BEGIN DATA

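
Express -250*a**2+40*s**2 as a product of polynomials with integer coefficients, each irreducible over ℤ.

10*(2*s-5*a)*(2*s+5*a)

Factor out 10, leaving 4*s**2-25*a**2, which is a difference of two squares.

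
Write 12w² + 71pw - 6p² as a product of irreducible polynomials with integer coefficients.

Group: -6p(p - 12w) - w(p - 12w); both groups contain (p - 12w).

-(6p + w)(p - 12w)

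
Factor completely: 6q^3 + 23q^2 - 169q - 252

(2q - 9)(3q + 4)(q + 7)

Among the possible rational roots, q = -7 is a root, so (q + 7) is a factor; dividing leaves 6q^2 - 19q - 36.
The remaining quadratic factors as (2q - 9)(3q + 4).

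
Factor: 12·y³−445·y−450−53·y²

(3·y+10)·(4·y+5)·(y−9)

Testing divisors of the constant over divisors of the leading coefficient, y = −10/3 is a root, so (3·y+10) divides it; the quotient is 4·y²−31·y−45.
The remaining quadratic factors as (4·y+5)(y−9).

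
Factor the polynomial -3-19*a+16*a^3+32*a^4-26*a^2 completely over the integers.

(2*a+1)*(4*a+1)*(4*a+3)*(a-1)

Testing divisors of the constant over divisors of the leading coefficient, a = 1 is a root, so (a-1) is a factor; dividing leaves 32*a^3+48*a^2+22*a+3.
Then a = -1/4 is a root, so (4*a+1) is a factor; dividing leaves 8*a^2+10*a+3.
The remaining quadratic factors as (2*a+1)(4*a+3).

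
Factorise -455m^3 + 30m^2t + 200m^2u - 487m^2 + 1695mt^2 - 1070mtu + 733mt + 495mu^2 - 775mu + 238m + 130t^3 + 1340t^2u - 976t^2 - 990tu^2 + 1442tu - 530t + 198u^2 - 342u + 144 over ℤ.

-(13m + t + 11u - 8)(5m - 10t + 2)(7m + 13t - 9u + 9)

Group: 7m(-65m^2 + 125mt - 55mu + 14m + 10t^2 + 110tu - 82t - 22u + 16) + (13t - 9u + 9)(-65m^2 + 125mt - 55mu + 14m + 10t^2 + 110tu - 82t - 22u + 16); both groups contain (-65m^2 + 125mt - 55mu + 14m + 10t^2 + 110tu - 82t - 22u + 16), so (7m + 13t - 9u + 9) is a factor with cofactor -65m^2 + 125mt - 55mu + 14m + 10t^2 + 110tu - 82t - 22u + 16.
The cofactor groups again: -65m^2 + 125mt - 55mu + 14m + 10t^2 + 110tu - 82t - 22u + 16 = -5m(13m + t + 11u - 8) + (10t - 2)(13m + t + 11u - 8); both groups contain (13m + t + 11u - 8), giving -(5m - 10t + 2)(13m + t + 11u - 8).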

END DATA

## PROBLEM TO WORK ON
Set down the records once more, character for character.

## SOLUTION BELOW
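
Express -250*a**2+40*s**2 as a product of polynomials with integer coefficients, each irreducible over ℤ.

10*(2*s-5*a)*(2*s+5*a)

Factor out 10, leaving 4*s**2-25*a**2, which is a difference of two squares.

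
Write 12w² + 71pw - 6p² as a product of irreducible polynomials with integer coefficients.

Group: -6p(p - 12w) - w(p - 12w); both groups contain (p - 12w).

-(6p + w)(p - 12w)

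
Factor completely: 6q^3 + 23q^2 - 169q - 252

(2q - 9)(3q + 4)(q + 7)

Among the possible rational roots, q = -7 is a root, so (q + 7) is a factor; dividing leaves 6q^2 - 19q - 36.
The remaining quadratic factors as (2q - 9)(3q + 4).

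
Factor: 12·y³−445·y−450−53·y²

(3·y+10)·(4·y+5)·(y−9)

Testing divisors of the constant over divisors of the leading coefficient, y = −10/3 is a root, so (3·y+10) divides it; the quotient is 4·y²−31·y−45.
The remaining quadratic factors as (4·y+5)(y−9).

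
Factor the polynomial -3-19*a+16*a^3+32*a^4-26*a^2 completely over the integers.

(2*a+1)*(4*a+1)*(4*a+3)*(a-1)

Testing divisors of the constant over divisors of the leading coefficient, a = 1 is a root, so (a-1) is a factor; dividing leaves 32*a^3+48*a^2+22*a+3.
Then a = -1/4 is a root, so (4*a+1) is a factor; dividing leaves 8*a^2+10*a+3.
The remaining quadratic factors as (2*a+1)(4*a+3).

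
Factorise -455m^3 + 30m^2t + 200m^2u - 487m^2 + 1695mt^2 - 1070mtu + 733mt + 495mu^2 - 775mu + 238m + 130t^3 + 1340t^2u - 976t^2 - 990tu^2 + 1442tu - 530t + 198u^2 - 342u + 144 over ℤ.

-(13m + t + 11u - 8)(5m - 10t + 2)(7m + 13t - 9u + 9)

Group: 7m(-65m^2 + 125mt - 55mu + 14m + 10t^2 + 110tu - 82t - 22u + 16) + (13t - 9u + 9)(-65m^2 + 125mt - 55mu + 14m + 10t^2 + 110tu - 82t - 22u + 16); both groups contain (-65m^2 + 125mt - 55mu + 14m + 10t^2 + 110tu - 82t - 22u + 16), so (7m + 13t - 9u + 9) is a factor with cofactor -65m^2 + 125mt - 55mu + 14m + 10t^2 + 110tu - 82t - 22u + 16.
The cofactor groups again: -65m^2 + 125mt - 55mu + 14m + 10t^2 + 110tu - 82t - 22u + 16 = -5m(13m + t + 11u - 8) + (10t - 2)(13m + t + 11u - 8); both groups contain (13m + t + 11u - 8), giving -(5m - 10t + 2)(13m + t + 11u - 8).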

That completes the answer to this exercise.